### RECORDS TO USE
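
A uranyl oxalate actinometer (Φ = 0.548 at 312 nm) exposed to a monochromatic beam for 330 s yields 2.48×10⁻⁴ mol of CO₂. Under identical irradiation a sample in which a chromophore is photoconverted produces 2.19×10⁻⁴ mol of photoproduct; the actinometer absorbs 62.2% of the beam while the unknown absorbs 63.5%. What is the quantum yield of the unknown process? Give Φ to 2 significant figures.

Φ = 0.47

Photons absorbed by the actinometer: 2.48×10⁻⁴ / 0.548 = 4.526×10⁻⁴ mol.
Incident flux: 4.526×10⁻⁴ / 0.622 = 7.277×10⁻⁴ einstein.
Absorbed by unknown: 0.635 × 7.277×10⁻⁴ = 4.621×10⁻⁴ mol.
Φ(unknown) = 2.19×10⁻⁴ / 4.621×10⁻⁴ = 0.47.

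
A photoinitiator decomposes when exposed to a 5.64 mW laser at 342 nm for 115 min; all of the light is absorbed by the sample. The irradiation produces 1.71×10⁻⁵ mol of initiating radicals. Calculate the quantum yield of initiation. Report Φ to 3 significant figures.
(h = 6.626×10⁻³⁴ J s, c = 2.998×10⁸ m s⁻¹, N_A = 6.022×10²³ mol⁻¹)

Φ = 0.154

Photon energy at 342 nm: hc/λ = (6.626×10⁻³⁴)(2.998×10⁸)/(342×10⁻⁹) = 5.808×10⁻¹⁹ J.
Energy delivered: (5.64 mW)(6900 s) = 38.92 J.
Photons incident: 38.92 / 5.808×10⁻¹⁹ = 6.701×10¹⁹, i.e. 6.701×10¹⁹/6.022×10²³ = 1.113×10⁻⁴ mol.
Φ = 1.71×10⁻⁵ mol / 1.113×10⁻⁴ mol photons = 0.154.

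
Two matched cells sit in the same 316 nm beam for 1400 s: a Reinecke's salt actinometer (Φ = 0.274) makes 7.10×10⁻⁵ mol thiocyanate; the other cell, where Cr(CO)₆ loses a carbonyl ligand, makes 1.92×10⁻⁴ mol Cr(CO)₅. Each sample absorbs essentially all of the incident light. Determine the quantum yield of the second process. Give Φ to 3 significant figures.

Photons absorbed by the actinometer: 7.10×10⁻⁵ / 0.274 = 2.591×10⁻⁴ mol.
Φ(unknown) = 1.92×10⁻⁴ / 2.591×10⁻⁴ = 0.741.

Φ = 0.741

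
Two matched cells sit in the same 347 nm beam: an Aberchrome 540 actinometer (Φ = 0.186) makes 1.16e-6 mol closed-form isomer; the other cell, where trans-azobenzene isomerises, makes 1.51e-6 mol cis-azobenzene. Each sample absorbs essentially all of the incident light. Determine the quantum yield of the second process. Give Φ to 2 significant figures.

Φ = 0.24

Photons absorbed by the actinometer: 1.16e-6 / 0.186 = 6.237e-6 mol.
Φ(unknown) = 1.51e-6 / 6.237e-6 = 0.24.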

...

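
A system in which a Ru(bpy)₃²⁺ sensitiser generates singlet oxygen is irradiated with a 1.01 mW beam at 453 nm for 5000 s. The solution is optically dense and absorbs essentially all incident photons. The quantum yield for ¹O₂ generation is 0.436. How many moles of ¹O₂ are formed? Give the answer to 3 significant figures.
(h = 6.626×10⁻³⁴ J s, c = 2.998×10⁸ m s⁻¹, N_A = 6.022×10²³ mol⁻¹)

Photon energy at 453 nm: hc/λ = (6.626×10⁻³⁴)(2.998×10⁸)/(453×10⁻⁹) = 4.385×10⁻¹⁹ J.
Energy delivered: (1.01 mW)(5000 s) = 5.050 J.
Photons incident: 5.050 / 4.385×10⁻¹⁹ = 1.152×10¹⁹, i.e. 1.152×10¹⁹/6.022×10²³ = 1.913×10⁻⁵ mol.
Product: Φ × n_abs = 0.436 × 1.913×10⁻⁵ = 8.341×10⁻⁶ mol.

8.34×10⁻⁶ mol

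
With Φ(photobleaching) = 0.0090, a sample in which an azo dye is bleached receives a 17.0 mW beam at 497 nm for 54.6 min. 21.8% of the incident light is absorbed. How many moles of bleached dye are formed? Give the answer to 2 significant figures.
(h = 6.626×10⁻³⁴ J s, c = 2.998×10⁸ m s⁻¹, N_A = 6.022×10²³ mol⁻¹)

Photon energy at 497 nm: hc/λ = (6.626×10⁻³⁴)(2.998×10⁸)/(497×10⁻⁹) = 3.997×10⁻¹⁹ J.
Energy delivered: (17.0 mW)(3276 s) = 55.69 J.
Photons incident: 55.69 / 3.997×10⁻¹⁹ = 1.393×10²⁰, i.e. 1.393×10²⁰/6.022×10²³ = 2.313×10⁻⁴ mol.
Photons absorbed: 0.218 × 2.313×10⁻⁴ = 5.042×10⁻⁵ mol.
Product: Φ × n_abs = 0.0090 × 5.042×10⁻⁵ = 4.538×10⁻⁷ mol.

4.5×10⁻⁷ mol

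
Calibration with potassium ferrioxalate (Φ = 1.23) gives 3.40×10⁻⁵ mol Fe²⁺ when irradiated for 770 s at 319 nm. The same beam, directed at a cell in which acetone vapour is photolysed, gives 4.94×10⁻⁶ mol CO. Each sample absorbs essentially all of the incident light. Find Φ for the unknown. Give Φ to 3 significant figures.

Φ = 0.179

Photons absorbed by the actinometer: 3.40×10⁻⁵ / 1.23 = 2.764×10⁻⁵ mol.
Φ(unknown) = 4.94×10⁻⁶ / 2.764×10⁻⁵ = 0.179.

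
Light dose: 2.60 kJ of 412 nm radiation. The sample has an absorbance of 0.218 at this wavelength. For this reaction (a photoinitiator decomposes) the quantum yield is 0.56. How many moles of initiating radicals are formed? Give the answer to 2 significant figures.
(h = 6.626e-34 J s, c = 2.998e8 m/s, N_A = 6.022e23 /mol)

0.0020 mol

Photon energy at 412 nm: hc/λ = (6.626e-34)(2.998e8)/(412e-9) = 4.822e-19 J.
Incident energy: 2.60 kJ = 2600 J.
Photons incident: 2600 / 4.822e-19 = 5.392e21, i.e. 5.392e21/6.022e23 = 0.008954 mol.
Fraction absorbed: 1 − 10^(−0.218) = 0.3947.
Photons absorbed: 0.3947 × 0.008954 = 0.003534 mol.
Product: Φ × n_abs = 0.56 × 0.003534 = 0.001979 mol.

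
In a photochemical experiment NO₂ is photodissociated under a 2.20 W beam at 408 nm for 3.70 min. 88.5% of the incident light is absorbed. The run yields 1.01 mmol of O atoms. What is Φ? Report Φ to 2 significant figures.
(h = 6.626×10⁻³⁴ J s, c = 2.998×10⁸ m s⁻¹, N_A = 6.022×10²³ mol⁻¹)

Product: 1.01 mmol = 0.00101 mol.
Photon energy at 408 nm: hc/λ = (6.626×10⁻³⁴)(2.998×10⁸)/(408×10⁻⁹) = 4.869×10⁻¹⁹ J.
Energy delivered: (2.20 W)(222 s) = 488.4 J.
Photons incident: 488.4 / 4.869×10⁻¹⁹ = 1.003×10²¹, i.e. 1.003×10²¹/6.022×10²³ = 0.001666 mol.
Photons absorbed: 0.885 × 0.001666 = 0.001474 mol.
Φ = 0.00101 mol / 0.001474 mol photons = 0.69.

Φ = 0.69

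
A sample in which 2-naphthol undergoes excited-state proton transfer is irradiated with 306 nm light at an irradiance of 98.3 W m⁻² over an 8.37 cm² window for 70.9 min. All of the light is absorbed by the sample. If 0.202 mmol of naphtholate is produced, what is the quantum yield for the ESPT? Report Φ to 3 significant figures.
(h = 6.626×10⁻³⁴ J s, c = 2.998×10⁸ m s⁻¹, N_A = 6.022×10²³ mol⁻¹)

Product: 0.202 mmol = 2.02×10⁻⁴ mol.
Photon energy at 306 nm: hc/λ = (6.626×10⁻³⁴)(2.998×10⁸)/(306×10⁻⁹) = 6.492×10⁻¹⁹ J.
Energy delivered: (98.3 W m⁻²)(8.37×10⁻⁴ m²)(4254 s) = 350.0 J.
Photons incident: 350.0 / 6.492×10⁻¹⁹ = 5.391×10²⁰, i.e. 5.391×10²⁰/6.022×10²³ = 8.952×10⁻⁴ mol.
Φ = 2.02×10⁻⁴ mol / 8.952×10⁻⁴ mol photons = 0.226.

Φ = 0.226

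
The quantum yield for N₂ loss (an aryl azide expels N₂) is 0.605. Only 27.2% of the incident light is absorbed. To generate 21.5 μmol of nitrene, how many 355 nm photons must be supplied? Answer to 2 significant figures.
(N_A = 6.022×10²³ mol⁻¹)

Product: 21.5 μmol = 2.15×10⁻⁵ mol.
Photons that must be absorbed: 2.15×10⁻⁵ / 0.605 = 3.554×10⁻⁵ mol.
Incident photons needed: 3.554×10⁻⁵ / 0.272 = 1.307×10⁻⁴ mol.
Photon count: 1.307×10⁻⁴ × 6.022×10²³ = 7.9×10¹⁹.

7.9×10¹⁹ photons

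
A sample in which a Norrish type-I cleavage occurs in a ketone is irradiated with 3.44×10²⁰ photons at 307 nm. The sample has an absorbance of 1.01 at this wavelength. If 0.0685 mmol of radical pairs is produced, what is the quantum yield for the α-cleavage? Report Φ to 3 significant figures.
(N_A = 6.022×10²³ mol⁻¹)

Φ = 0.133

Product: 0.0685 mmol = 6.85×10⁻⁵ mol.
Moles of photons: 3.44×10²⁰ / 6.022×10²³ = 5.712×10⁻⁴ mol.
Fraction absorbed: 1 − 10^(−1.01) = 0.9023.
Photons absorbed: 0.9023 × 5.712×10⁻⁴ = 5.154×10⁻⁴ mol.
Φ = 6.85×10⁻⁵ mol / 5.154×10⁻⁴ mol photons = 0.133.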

### PROBLEM REQUIREMENTS
Look for the string "formed" in the data above and return every line that has it.

### TASK RESULT
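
A system in which a Ru(bpy)₃²⁺ sensitiser generates singlet oxygen is irradiated with a 1.01 mW beam at 453 nm for 5000 s. The solution is optically dense and absorbs essentially all incident photons. The quantum yield for ¹O₂ generation is 0.436. How many moles of ¹O₂ are formed? Give the answer to 3 significant figures.
With Φ(photobleaching) = 0.0090, a sample in which an azo dye is bleached receives a 17.0 mW beam at 497 nm for 54.6 min. 21.8% of the incident light is absorbed. How many moles of bleached dye are formed? Give the answer to 2 significant figures.
Light dose: 2.60 kJ of 412 nm radiation. The sample has an absorbance of 0.218 at this wavelength. For this reaction (a photoinitiator decomposes) the quantum yield is 0.56. How many moles of initiating radicals are formed? Give the answer to 2 significant figures.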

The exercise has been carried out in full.